**The task:** Recreate the entire listing that appears below, exactly.
------ Records provided ------
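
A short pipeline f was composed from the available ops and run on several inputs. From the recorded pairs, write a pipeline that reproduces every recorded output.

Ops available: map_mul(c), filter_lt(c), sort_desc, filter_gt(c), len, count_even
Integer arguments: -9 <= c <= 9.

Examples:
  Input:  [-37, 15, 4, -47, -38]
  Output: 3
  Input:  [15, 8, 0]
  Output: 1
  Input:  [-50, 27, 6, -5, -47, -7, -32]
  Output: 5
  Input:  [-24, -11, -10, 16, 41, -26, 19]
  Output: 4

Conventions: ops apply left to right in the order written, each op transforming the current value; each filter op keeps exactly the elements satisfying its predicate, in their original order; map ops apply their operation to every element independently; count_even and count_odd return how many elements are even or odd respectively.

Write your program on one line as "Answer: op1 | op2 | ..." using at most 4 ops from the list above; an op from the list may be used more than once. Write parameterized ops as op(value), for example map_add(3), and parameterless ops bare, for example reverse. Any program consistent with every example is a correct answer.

filter_lt(3) | sort_desc | len

Check, running the answer program on each example:
  [-37, 15, 4, -47, -38] -> [-37, -47, -38] -> [-37, -38, -47] -> 3
  [15, 8, 0] -> [0] -> [0] -> 1
  [-50, 27, 6, -5, -47, -7, -32] -> [-50, -5, -47, -7, -32] -> [-5, -7, -32, -47, -50] -> 5
  [-24, -11, -10, 16, 41, -26, 19] -> [-24, -11, -10, -26] -> [-10, -11, -24, -26] -> 4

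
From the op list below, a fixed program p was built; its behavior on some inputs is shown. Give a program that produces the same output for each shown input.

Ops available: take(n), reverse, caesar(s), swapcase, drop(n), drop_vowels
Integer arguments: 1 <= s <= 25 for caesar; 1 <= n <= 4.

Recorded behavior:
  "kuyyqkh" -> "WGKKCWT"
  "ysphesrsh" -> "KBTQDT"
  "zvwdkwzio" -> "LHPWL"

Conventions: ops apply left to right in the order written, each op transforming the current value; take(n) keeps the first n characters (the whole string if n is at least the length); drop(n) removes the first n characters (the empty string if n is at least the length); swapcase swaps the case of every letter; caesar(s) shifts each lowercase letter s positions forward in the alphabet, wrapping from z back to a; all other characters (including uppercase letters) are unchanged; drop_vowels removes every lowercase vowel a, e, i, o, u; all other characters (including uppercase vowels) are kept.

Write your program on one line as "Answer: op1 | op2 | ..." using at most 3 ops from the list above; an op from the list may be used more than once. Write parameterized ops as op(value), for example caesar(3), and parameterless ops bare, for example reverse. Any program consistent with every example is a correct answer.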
------
**Result of the exercise:**
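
A short pipeline f was composed from the available ops and run on several inputs. From the recorded pairs, write a pipeline that reproduces every recorded output.

Ops available: map_mul(c), filter_lt(c), sort_desc, filter_gt(c), len, count_even
Integer arguments: -9 <= c <= 9.

Examples:
  Input:  [-37, 15, 4, -47, -38]
  Output: 3
  Input:  [15, 8, 0]
  Output: 1
  Input:  [-50, 27, 6, -5, -47, -7, -32]
  Output: 5
  Input:  [-24, -11, -10, 16, 41, -26, 19]
  Output: 4

Conventions: ops apply left to right in the order written, each op transforming the current value; each filter op keeps exactly the elements satisfying its predicate, in their original order; map ops apply their operation to every element independently; count_even and count_odd return how many elements are even or odd respectively.

Write your program on one line as "Answer: op1 | op2 | ..." using at most 4 ops from the list above; an op from the list may be used more than once. Write parameterized ops as op(value), for example map_add(3), and parameterless ops bare, for example reverse. Any program consistent with every example is a correct answer.

filter_lt(3) | sort_desc | len

Check, running the answer program on each example:
  [-37, 15, 4, -47, -38] -> [-37, -47, -38] -> [-37, -38, -47] -> 3
  [15, 8, 0] -> [0] -> [0] -> 1
  [-50, 27, 6, -5, -47, -7, -32] -> [-50, -5, -47, -7, -32] -> [-5, -7, -32, -47, -50] -> 5
  [-24, -11, -10, 16, 41, -26, 19] -> [-24, -11, -10, -26] -> [-10, -11, -24, -26] -> 4

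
From the op list below, a fixed program p was built; its behavior on some inputs is shown. Give a program that produces the same output for each shown input.

Ops available: take(n), reverse, caesar(s), swapcase, drop(n), drop_vowels
Integer arguments: 1 <= s <= 25 for caesar; 1 <= n <= 4.

Recorded behavior:
  "kuyyqkh" -> "WGKKCWT"
  "ysphesrsh" -> "KBTQDT"
  "zvwdkwzio" -> "LHPWL"

Conventions: ops apply left to right in the order written, each op transforming the current value; take(n) keeps the first n characters (the whole string if n is at least the length); drop(n) removes the first n characters (the empty string if n is at least the length); swapcase swaps the case of every letter; caesar(s) shifts each lowercase letter s positions forward in the alphabet, wrapping from z back to a; all other characters (including uppercase letters) are unchanged; drop_vowels removes every lowercase vowel a, e, i, o, u; all other characters (including uppercase vowels) are kept.

Write your program on one line as "Answer: op1 | op2 | ..." using at most 3 ops from the list above; an op from the list may be used more than once. Write parameterized ops as op(value), for example caesar(3), and parameterless ops bare, for example reverse. Any program consistent with every example is a correct answer.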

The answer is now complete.